Collected data entries:
--- START ---
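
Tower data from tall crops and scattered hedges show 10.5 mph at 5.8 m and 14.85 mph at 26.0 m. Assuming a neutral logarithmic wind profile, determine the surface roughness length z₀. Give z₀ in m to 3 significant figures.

z₀ ≈ 0.155 m

Log law: V(z) ∝ ln(z/z₀). With r = V₁/V₂ = 10.5/14.85 = 0.70707,
r · ln(z₂/z₀) = ln(z₁/z₀) ⇒ ln z₀ = (ln z₁ − r·ln z₂)/(1 − r)
ln z₀ = (1.75786 − 0.70707×3.25810) / 0.29293 = -1.8634
z₀ = exp(-1.8634) = 0.1551 m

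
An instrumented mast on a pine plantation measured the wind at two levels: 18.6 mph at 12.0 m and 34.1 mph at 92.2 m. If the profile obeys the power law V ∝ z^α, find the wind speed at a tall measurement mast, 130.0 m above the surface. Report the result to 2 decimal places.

First find α: α = ln(V₂/V₁)/ln(z₂/z₁) = ln(34.1/18.6)/ln(92.2/12.0) = 0.60614/2.03905 = 0.2973
Extrapolate from 92.2 m to 130.0 m: V₃ = 34.1 × (130.0/92.2)^0.2973 = 34.1 × 1.1075 = 37.7668 mph

37.77 mph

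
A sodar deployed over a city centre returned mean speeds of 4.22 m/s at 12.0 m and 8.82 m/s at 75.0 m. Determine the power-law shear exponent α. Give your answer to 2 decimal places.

α ≈ 0.40

Power law: V₂/V₁ = (z₂/z₁)^α ⇒ α = ln(V₂/V₁) / ln(z₂/z₁)
α = ln(8.82/4.22) / ln(75.0/12.0) = ln(2.0900) / ln(6.2500)
  = 0.73719 / 1.83258 = 0.40227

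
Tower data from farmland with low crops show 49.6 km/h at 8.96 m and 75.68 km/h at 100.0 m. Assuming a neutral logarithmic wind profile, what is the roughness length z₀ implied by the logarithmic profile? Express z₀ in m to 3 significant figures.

z₀ ≈ 0.0912 m

Log law: V(z) ∝ ln(z/z₀). With r = V₁/V₂ = 49.6/75.68 = 0.65539,
r · ln(z₂/z₀) = ln(z₁/z₀) ⇒ ln z₀ = (ln z₁ − r·ln z₂)/(1 − r)
ln z₀ = (2.19277 − 0.65539×4.60517) / 0.34461 = -2.3952
z₀ = exp(-2.3952) = 0.09115 m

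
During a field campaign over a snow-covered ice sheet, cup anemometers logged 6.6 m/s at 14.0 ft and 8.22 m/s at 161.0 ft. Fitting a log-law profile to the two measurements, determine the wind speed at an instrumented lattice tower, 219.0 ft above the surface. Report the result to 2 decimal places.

Log law: V ∝ ln(z/z₀). From the pair, with r = V₁/V₂ = 0.80292,
ln z₀ = (ln z₁ − r·ln z₂)/(1 − r) = (2.6391 − 0.80292×5.0814)/0.19708 = -7.3112 → z₀ = 0.0006680 ft
V₃ = V₁ · ln(z₃/z₀)/ln(z₁/z₀) = 6.6 × 12.7003/9.9503 = 8.4241 m/s

8.42 m/s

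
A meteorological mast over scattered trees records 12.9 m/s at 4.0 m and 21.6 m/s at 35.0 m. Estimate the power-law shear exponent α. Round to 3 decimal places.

α ≈ 0.238

Power law: V₂/V₁ = (z₂/z₁)^α ⇒ α = ln(V₂/V₁) / ln(z₂/z₁)
α = ln(21.6/12.9) / ln(35.0/4.0) = ln(1.6744) / ln(8.7500)
  = 0.51547 / 2.16905 = 0.23765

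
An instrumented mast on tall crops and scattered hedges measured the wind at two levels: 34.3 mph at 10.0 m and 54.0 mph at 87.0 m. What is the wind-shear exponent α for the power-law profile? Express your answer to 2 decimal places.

Power law: V₂/V₁ = (z₂/z₁)^α ⇒ α = ln(V₂/V₁) / ln(z₂/z₁)
α = ln(54.0/34.3) / ln(87.0/10.0) = ln(1.5743) / ln(8.7000)
  = 0.45384 / 2.16332 = 0.20979

α ≈ 0.21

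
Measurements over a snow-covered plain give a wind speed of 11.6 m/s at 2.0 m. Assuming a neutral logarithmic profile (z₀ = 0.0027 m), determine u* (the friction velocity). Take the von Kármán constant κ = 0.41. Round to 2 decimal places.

u* ≈ 0.72 m/s

Log law: V(z) = (u*/κ) · ln(z/z₀) ⇒ u* = κ · V / ln(z/z₀)
u* = 0.41 × 11.6 / ln(2.0/0.0027) = 0.41 × 11.6 / 6.6077
   = 4.7560 / 6.6077 = 0.7198 m/s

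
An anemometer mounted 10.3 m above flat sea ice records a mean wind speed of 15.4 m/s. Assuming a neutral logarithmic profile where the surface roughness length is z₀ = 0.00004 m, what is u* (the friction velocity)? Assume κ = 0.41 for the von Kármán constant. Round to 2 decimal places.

u* ≈ 0.51 m/s

Log law: V(z) = (u*/κ) · ln(z/z₀) ⇒ u* = κ · V / ln(z/z₀)
u* = 0.41 × 15.4 / ln(10.3/0.00004) = 0.41 × 15.4 / 12.4588
   = 6.3140 / 12.4588 = 0.5068 m/s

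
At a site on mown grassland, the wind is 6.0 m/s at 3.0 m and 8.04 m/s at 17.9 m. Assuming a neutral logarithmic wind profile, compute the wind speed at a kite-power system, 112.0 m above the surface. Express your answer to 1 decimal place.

Log law: V ∝ ln(z/z₀). From the pair, with r = V₁/V₂ = 0.74627,
ln z₀ = (ln z₁ − r·ln z₂)/(1 − r) = (1.0986 − 0.74627×2.8848)/0.25373 = -4.1549 → z₀ = 0.01569 m
V₃ = V₁ · ln(z₃/z₀)/ln(z₁/z₀) = 6.0 × 8.8734/5.2535 = 10.1343 m/s

10.1 m/s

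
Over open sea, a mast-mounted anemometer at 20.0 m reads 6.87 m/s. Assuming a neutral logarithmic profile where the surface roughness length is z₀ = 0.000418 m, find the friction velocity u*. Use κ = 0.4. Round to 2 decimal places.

u* ≈ 0.26 m/s

Log law: V(z) = (u*/κ) · ln(z/z₀) ⇒ u* = κ · V / ln(z/z₀)
u* = 0.4 × 6.87 / ln(20.0/0.000418) = 0.4 × 6.87 / 10.7758
   = 2.7480 / 10.7758 = 0.2550 m/s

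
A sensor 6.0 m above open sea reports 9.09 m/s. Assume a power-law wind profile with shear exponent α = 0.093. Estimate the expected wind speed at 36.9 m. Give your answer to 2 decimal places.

Power-law profile: V₂ = V₁ · (z₂/z₁)^α
V₂ = 9.09 × (36.9/6.0)^0.093 = 9.09 × (6.1500)^0.093
    = 9.09 × 1.1840 = 10.7629 m/s

10.76 m/s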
--- END ---
WHAT IS BEING ASKED: Could you output the lines above, exactly as written, from the one containing "A sensor 6.0" through the last, with both ends included and no others?

THE ANSWER:
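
A sensor 6.0 m above open sea reports 9.09 m/s. Assume a power-law wind profile with shear exponent α = 0.093. Estimate the expected wind speed at 36.9 m. Give your answer to 2 decimal places.

Power-law profile: V₂ = V₁ · (z₂/z₁)^α
V₂ = 9.09 × (36.9/6.0)^0.093 = 9.09 × (6.1500)^0.093
    = 9.09 × 1.1840 = 10.7629 m/s

10.76 m/s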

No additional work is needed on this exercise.